When you reach the records, transcribe all of them exactly.
--
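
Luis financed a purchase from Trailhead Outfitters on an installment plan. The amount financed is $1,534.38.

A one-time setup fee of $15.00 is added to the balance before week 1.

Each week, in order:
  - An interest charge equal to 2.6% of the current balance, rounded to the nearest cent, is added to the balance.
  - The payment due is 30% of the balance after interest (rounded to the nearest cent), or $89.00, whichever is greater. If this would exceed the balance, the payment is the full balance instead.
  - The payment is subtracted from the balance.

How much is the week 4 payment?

$176.67

Week 1: opening $1,549.38; interest $40.28 → $1,589.66; payment $476.90; balance $1,112.76
Week 2: opening $1,112.76; interest $28.93 → $1,141.69; payment $342.51; balance $799.18
Week 3: opening $799.18; interest $20.78 → $819.96; payment $245.99; balance $573.97
Week 4: opening $573.97; interest $14.92 → $588.89; payment $176.67; balance $412.22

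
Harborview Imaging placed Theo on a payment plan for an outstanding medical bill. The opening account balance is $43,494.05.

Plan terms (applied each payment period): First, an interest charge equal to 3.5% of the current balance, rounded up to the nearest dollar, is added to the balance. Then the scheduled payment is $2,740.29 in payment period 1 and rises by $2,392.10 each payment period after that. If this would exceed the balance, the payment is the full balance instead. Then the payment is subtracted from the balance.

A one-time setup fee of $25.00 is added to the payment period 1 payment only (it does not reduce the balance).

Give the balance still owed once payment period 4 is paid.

Payment period 1: opening $43,494.05; interest $1,523.00 → $45,017.05; payment $2,740.29 (+ $25.00 fee); balance $42,276.76
Payment period 2: opening $42,276.76; interest $1,480.00 → $43,756.76; payment $5,132.39; balance $38,624.37
Payment period 3: opening $38,624.37; interest $1,352.00 → $39,976.37; payment $7,524.49; balance $32,451.88
Payment period 4: opening $32,451.88; interest $1,136.00 → $33,587.88; payment $9,916.59; balance $23,671.29

$23,671.29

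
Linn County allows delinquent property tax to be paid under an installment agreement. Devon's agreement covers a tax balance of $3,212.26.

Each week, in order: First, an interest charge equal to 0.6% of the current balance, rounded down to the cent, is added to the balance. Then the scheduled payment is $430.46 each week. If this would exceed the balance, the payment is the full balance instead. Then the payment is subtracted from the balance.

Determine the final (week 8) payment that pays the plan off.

Week 1: opening $3,212.26; interest $19.27 → $3,231.53; payment $430.46; balance $2,801.07
Week 2: opening $2,801.07; interest $16.80 → $2,817.87; payment $430.46; balance $2,387.41
Week 3: opening $2,387.41; interest $14.32 → $2,401.73; payment $430.46; balance $1,971.27
Week 4: opening $1,971.27; interest $11.82 → $1,983.09; payment $430.46; balance $1,552.63
Week 5: opening $1,552.63; interest $9.31 → $1,561.94; payment $430.46; balance $1,131.48
Week 6: opening $1,131.48; interest $6.78 → $1,138.26; payment $430.46; balance $707.80
Week 7: opening $707.80; interest $4.24 → $712.04; payment $430.46; balance $281.58
Week 8: opening $281.58; interest $1.68 → $283.26; payment $283.26; balance $0.00

$283.26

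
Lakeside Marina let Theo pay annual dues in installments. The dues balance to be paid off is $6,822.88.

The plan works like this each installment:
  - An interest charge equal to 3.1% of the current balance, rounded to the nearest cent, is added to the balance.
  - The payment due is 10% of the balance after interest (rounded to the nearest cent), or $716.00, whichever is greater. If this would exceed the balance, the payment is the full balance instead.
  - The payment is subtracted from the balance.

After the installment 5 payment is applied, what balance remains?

$4,139.11

Installment 1: opening $6,822.88; interest $211.51 → $7,034.39; payment $716.00; balance $6,318.39
Installment 2: opening $6,318.39; interest $195.87 → $6,514.26; payment $716.00; balance $5,798.26
Installment 3: opening $5,798.26; interest $179.75 → $5,978.01; payment $716.00; balance $5,262.01
Installment 4: opening $5,262.01; interest $163.12 → $5,425.13; payment $716.00; balance $4,709.13
Installment 5: opening $4,709.13; interest $145.98 → $4,855.11; payment $716.00; balance $4,139.11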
--
◆ **TASK SOLUTION**:
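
Luis financed a purchase from Trailhead Outfitters on an installment plan. The amount financed is $1,534.38.

A one-time setup fee of $15.00 is added to the balance before week 1.

Each week, in order:
  - An interest charge equal to 2.6% of the current balance, rounded to the nearest cent, is added to the balance.
  - The payment due is 30% of the balance after interest (rounded to the nearest cent), or $89.00, whichever is greater. If this would exceed the balance, the payment is the full balance instead.
  - The payment is subtracted from the balance.

How much is the week 4 payment?

$176.67

Week 1: opening $1,549.38; interest $40.28 → $1,589.66; payment $476.90; balance $1,112.76
Week 2: opening $1,112.76; interest $28.93 → $1,141.69; payment $342.51; balance $799.18
Week 3: opening $799.18; interest $20.78 → $819.96; payment $245.99; balance $573.97
Week 4: opening $573.97; interest $14.92 → $588.89; payment $176.67; balance $412.22

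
Harborview Imaging placed Theo on a payment plan for an outstanding medical bill. The opening account balance is $43,494.05.

Plan terms (applied each payment period): First, an interest charge equal to 3.5% of the current balance, rounded up to the nearest dollar, is added to the balance. Then the scheduled payment is $2,740.29 in payment period 1 and rises by $2,392.10 each payment period after that. If this would exceed the balance, the payment is the full balance instead. Then the payment is subtracted from the balance.

A one-time setup fee of $25.00 is added to the payment period 1 payment only (it does not reduce the balance).

Give the balance still owed once payment period 4 is paid.

Payment period 1: opening $43,494.05; interest $1,523.00 → $45,017.05; payment $2,740.29 (+ $25.00 fee); balance $42,276.76
Payment period 2: opening $42,276.76; interest $1,480.00 → $43,756.76; payment $5,132.39; balance $38,624.37
Payment period 3: opening $38,624.37; interest $1,352.00 → $39,976.37; payment $7,524.49; balance $32,451.88
Payment period 4: opening $32,451.88; interest $1,136.00 → $33,587.88; payment $9,916.59; balance $23,671.29

$23,671.29

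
Linn County allows delinquent property tax to be paid under an installment agreement. Devon's agreement covers a tax balance of $3,212.26.

Each week, in order: First, an interest charge equal to 0.6% of the current balance, rounded down to the cent, is added to the balance. Then the scheduled payment is $430.46 each week. If this would exceed the balance, the payment is the full balance instead. Then the payment is subtracted from the balance.

Determine the final (week 8) payment that pays the plan off.

Week 1: opening $3,212.26; interest $19.27 → $3,231.53; payment $430.46; balance $2,801.07
Week 2: opening $2,801.07; interest $16.80 → $2,817.87; payment $430.46; balance $2,387.41
Week 3: opening $2,387.41; interest $14.32 → $2,401.73; payment $430.46; balance $1,971.27
Week 4: opening $1,971.27; interest $11.82 → $1,983.09; payment $430.46; balance $1,552.63
Week 5: opening $1,552.63; interest $9.31 → $1,561.94; payment $430.46; balance $1,131.48
Week 6: opening $1,131.48; interest $6.78 → $1,138.26; payment $430.46; balance $707.80
Week 7: opening $707.80; interest $4.24 → $712.04; payment $430.46; balance $281.58
Week 8: opening $281.58; interest $1.68 → $283.26; payment $283.26; balance $0.00

$283.26

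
Lakeside Marina let Theo pay annual dues in installments. The dues balance to be paid off is $6,822.88.

The plan works like this each installment:
  - An interest charge equal to 3.1% of the current balance, rounded to the nearest cent, is added to the balance.
  - The payment due is 10% of the balance after interest (rounded to the nearest cent), or $716.00, whichever is greater. If this would exceed the balance, the payment is the full balance instead.
  - The payment is subtracted from the balance.

After the installment 5 payment is applied, what balance remains?

$4,139.11

Installment 1: opening $6,822.88; interest $211.51 → $7,034.39; payment $716.00; balance $6,318.39
Installment 2: opening $6,318.39; interest $195.87 → $6,514.26; payment $716.00; balance $5,798.26
Installment 3: opening $5,798.26; interest $179.75 → $5,978.01; payment $716.00; balance $5,262.01
Installment 4: opening $5,262.01; interest $163.12 → $5,425.13; payment $716.00; balance $4,709.13
Installment 5: opening $4,709.13; interest $145.98 → $4,855.11; payment $716.00; balance $4,139.11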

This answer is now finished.